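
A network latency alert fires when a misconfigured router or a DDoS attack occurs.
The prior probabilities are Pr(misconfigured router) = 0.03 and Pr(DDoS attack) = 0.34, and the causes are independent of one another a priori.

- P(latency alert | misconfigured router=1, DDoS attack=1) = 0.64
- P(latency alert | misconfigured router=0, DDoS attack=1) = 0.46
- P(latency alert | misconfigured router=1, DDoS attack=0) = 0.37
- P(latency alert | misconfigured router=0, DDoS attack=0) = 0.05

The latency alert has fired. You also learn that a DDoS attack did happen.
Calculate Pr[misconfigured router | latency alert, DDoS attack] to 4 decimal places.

Pr[misconfigured router | latency alert, DDoS attack] ≈ 0.0413

Numerator (weight on configurations with misconfigured router): 0.64×0.03 = 0.019200
The normalizing constant is 0.46×0.97 + 0.64×0.03 = 0.465400
Posterior = 0.019200 / 0.465400 ≈ 0.0413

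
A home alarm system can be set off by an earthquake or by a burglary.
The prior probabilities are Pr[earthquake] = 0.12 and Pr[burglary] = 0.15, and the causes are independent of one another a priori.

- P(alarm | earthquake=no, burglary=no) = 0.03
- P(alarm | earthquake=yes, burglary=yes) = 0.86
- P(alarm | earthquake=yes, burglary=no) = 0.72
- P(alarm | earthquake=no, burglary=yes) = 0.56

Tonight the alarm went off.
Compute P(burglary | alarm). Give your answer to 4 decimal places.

P(burglary | alarm) ≈ 0.4825

P(alarm) = 0.03·0.88·0.85 + 0.56·0.88·0.15 + 0.72·0.12·0.85 + 0.86·0.12·0.15 = 0.022440 + 0.073920 + 0.073440 + 0.015480 = 0.185280
Of this, 0.089400 comes from 0.073920 + 0.015480 (the burglary=true cases).
Hence the posterior is 0.089400/0.185280 ≈ 0.4825.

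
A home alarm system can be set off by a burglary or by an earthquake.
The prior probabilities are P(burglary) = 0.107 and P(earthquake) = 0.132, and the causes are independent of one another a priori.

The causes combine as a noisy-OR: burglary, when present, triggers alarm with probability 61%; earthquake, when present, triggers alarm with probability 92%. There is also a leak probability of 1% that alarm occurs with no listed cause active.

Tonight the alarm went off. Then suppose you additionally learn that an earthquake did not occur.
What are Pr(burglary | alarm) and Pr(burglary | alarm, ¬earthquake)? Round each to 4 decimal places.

Pr(burglary | alarm) ≈ 0.3781; Pr(burglary | alarm, ¬earthquake) ≈ 0.8803

Under noisy-OR, P(alarm | causes) = 1 − (1−0.01)·∏(1−qᵢ) over the active causes.
P(alarm) = 0.01·0.893·0.868 + 0.9208·0.893·0.132 + 0.6139·0.107·0.868 + 0.969112·0.107·0.132 = 0.007751 + 0.108540 + 0.057017 + 0.013688 = 0.186996
The burglary-present share is 0.057017 + 0.013688 = 0.070705.
So P(burglary | alarm) = 0.070705/0.186996 ≈ 0.3781.

Now also conditioning on earthquake≠true:
Sum P(alarm|·) weighted by the priors over both values of burglary:
  P(alarm | ¬earthquake) = 0.01×0.893 + 0.6139×0.107
        = 0.008930 + 0.065687 = 0.074617
Configurations with burglary contribute 0.065687, so
  P(burglary | alarm, ¬earthquake) = 0.065687 / 0.074617 ≈ 0.8803
With earthquake excluded, burglary must carry more of the explanatory weight for the alarm.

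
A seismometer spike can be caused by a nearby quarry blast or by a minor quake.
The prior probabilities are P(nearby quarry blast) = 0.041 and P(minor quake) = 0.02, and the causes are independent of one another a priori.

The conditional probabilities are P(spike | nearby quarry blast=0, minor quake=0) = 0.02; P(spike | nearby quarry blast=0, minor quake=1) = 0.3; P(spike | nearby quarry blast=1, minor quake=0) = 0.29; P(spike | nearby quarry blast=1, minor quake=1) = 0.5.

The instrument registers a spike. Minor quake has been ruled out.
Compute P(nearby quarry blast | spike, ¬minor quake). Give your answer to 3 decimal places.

By total probability over both values of nearby quarry blast:
  P(spike | ¬minor quake) = 0.02×0.959 + 0.29×0.041
        = 0.019180 + 0.011890 = 0.031070
The terms with nearby quarry blast present sum to 0.011890, so
  P(nearby quarry blast | spike, ¬minor quake) = 0.011890 / 0.031070 ≈ 0.383

P(nearby quarry blast | spike, ¬minor quake) ≈ 0.383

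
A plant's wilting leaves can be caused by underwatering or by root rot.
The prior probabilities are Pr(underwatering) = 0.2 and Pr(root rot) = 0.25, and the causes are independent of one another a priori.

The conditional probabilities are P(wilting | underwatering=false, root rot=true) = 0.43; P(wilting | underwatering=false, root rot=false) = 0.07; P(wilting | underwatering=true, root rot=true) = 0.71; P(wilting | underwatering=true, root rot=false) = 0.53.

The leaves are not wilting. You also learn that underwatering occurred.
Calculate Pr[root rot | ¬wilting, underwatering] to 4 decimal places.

Pr[root rot | ¬wilting, underwatering] ≈ 0.1706

P(¬wilting | underwatering) = 0.47*0.75 + 0.29*0.25 = 0.352500 + 0.072500 = 0.425000
The root rot-present share is 0.29*0.25 = 0.072500.
So P(root rot | ¬wilting, underwatering) = 0.072500/0.425000 ≈ 0.1706.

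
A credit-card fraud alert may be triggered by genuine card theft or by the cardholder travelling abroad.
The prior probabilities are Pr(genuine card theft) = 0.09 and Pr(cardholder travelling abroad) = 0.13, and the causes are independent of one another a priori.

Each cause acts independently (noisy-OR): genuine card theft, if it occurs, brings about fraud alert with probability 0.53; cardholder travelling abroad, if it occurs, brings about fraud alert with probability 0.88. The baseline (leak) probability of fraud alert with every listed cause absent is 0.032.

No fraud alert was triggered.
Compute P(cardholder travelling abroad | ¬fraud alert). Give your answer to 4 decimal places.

Under noisy-OR, P(fraud alert | causes) = 1 − (1−0.032)·∏(1−qᵢ) over the active causes.
P(¬fraud alert) = 0.968×0.91×0.87 + 0.11616×0.91×0.13 + 0.45496×0.09×0.87 + 0.054595×0.09×0.13 = 0.766366 + 0.013742 + 0.035623 + 0.000639 = 0.816370
The cardholder travelling abroad-present share is 0.013742 + 0.000639 = 0.014381.
Hence the posterior is 0.014381/0.816370 ≈ 0.0176.

P(cardholder travelling abroad | ¬fraud alert) ≈ 0.0176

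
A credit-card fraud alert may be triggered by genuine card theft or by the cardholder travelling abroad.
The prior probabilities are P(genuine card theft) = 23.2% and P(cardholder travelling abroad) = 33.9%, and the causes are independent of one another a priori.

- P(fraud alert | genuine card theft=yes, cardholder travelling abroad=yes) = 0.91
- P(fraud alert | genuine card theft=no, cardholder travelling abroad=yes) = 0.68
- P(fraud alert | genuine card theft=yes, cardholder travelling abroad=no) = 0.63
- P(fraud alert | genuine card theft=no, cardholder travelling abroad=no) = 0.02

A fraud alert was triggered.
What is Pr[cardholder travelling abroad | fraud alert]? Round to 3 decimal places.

By total probability over the 4 (genuine card theft, cardholder travelling abroad) configurations:
  P(fraud alert) = 0.02×0.768×0.661 + 0.68×0.768×0.339 + 0.63×0.232×0.661 + 0.91×0.232×0.339
        = 0.010153 + 0.177039 + 0.096612 + 0.071570 = 0.355374
Keeping only the cardholder travelling abroad-present terms gives 0.248609, so
  P(cardholder travelling abroad | fraud alert) = 0.248609 / 0.355374 ≈ 0.700

Pr[cardholder travelling abroad | fraud alert] ≈ 0.700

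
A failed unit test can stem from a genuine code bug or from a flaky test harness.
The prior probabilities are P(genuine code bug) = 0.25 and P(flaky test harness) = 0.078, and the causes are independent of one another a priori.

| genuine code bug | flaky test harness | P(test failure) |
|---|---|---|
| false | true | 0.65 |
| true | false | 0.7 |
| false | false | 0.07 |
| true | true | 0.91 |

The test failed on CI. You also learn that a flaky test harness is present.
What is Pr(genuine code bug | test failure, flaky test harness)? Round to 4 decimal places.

Pr(genuine code bug | test failure, flaky test harness) ≈ 0.3182

Enumerate both values of genuine code bug and weight by the priors:
  P(test failure | flaky test harness) = 0.65·0.75 + 0.91·0.25
        = 0.487500 + 0.227500 = 0.715000
Configurations with genuine code bug contribute 0.227500, so
  P(genuine code bug | test failure, flaky test harness) = 0.227500 / 0.715000 ≈ 0.3182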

What to work on
Lines to set down from above: the line with "The prior probabilities are Pr(underwatering)", the line with "The leaves are", and every line between, each exactly as written.

Your solution
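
The prior probabilities are Pr(underwatering) = 0.2 and Pr(root rot) = 0.25, and the causes are independent of one another a priori.

The conditional probabilities are P(wilting | underwatering=false, root rot=true) = 0.43; P(wilting | underwatering=false, root rot=false) = 0.07; P(wilting | underwatering=true, root rot=true) = 0.71; P(wilting | underwatering=true, root rot=false) = 0.53.

The leaves are not wilting. You also learn that underwatering occurred.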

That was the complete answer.